→ **Your objective**
Transcribe the records word for word, leaving nothing out.
___
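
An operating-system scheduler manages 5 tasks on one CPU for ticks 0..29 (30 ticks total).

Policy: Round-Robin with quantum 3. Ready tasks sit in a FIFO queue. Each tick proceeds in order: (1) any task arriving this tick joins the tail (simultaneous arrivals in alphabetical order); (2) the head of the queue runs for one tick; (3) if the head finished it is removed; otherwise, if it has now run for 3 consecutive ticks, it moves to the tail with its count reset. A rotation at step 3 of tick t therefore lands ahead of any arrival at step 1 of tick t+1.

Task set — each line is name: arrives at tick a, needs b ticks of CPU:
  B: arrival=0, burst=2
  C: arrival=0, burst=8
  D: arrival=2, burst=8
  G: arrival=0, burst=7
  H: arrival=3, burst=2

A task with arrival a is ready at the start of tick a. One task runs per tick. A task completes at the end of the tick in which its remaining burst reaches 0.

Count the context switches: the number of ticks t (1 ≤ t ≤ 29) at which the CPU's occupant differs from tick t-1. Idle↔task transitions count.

t=0: queue=[B,C,G] q_used=0 → run B
t=1: queue=[B,C,G] q_used=1 → run B
t=2: queue=[C,G,D] q_used=0 → run C
t=3: queue=[C,G,D,H] q_used=1 → run C
t=4: queue=[C,G,D,H] q_used=2 → run C
t=5: queue=[G,D,H,C] q_used=0 → run G
t=6: queue=[G,D,H,C] q_used=1 → run G
t=7: queue=[G,D,H,C] q_used=2 → run G
t=8: queue=[D,H,C,G] q_used=0 → run D
t=9: queue=[D,H,C,G] q_used=1 → run D
t=10: queue=[D,H,C,G] q_used=2 → run D
t=11: queue=[H,C,G,D] q_used=0 → run H
t=12: queue=[H,C,G,D] q_used=1 → run H
t=13: queue=[C,G,D] q_used=0 → run C
t=14: queue=[C,G,D] q_used=1 → run C
t=15: queue=[C,G,D] q_used=2 → run C
t=16: queue=[G,D,C] q_used=0 → run G
t=17: queue=[G,D,C] q_used=1 → run G
t=18: queue=[G,D,C] q_used=2 → run G
t=19: queue=[D,C,G] q_used=0 → run D
t=20: queue=[D,C,G] q_used=1 → run D
t=21: queue=[D,C,G] q_used=2 → run D
t=22: queue=[C,G,D] q_used=0 → run C
t=23: queue=[C,G,D] q_used=1 → run C
t=24: queue=[G,D] q_used=0 → run G
t=25: queue=[D] q_used=0 → run D
t=26: queue=[D] q_used=1 → run D
t=27: (idle)
t=28: (idle)
t=29: (idle)

context switches = 11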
___
→ **Response**
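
An operating-system scheduler manages 5 tasks on one CPU for ticks 0..29 (30 ticks total).

Policy: Round-Robin with quantum 3. Ready tasks sit in a FIFO queue. Each tick proceeds in order: (1) any task arriving this tick joins the tail (simultaneous arrivals in alphabetical order); (2) the head of the queue runs for one tick; (3) if the head finished it is removed; otherwise, if it has now run for 3 consecutive ticks, it moves to the tail with its count reset. A rotation at step 3 of tick t therefore lands ahead of any arrival at step 1 of tick t+1.

Task set — each line is name: arrives at tick a, needs b ticks of CPU:
  B: arrival=0, burst=2
  C: arrival=0, burst=8
  D: arrival=2, burst=8
  G: arrival=0, burst=7
  H: arrival=3, burst=2

A task with arrival a is ready at the start of tick a. One task runs per tick. A task completes at the end of the tick in which its remaining burst reaches 0.

Count the context switches: the number of ticks t (1 ≤ t ≤ 29) at which the CPU's occupant differs from tick t-1. Idle↔task transitions count.

t=0: queue=[B,C,G] q_used=0 → run B
t=1: queue=[B,C,G] q_used=1 → run B
t=2: queue=[C,G,D] q_used=0 → run C
t=3: queue=[C,G,D,H] q_used=1 → run C
t=4: queue=[C,G,D,H] q_used=2 → run C
t=5: queue=[G,D,H,C] q_used=0 → run G
t=6: queue=[G,D,H,C] q_used=1 → run G
t=7: queue=[G,D,H,C] q_used=2 → run G
t=8: queue=[D,H,C,G] q_used=0 → run D
t=9: queue=[D,H,C,G] q_used=1 → run D
t=10: queue=[D,H,C,G] q_used=2 → run D
t=11: queue=[H,C,G,D] q_used=0 → run H
t=12: queue=[H,C,G,D] q_used=1 → run H
t=13: queue=[C,G,D] q_used=0 → run C
t=14: queue=[C,G,D] q_used=1 → run C
t=15: queue=[C,G,D] q_used=2 → run C
t=16: queue=[G,D,C] q_used=0 → run G
t=17: queue=[G,D,C] q_used=1 → run G
t=18: queue=[G,D,C] q_used=2 → run G
t=19: queue=[D,C,G] q_used=0 → run D
t=20: queue=[D,C,G] q_used=1 → run D
t=21: queue=[D,C,G] q_used=2 → run D
t=22: queue=[C,G,D] q_used=0 → run C
t=23: queue=[C,G,D] q_used=1 → run C
t=24: queue=[G,D] q_used=0 → run G
t=25: queue=[D] q_used=0 → run D
t=26: queue=[D] q_used=1 → run D
t=27: (idle)
t=28: (idle)
t=29: (idle)

context switches = 11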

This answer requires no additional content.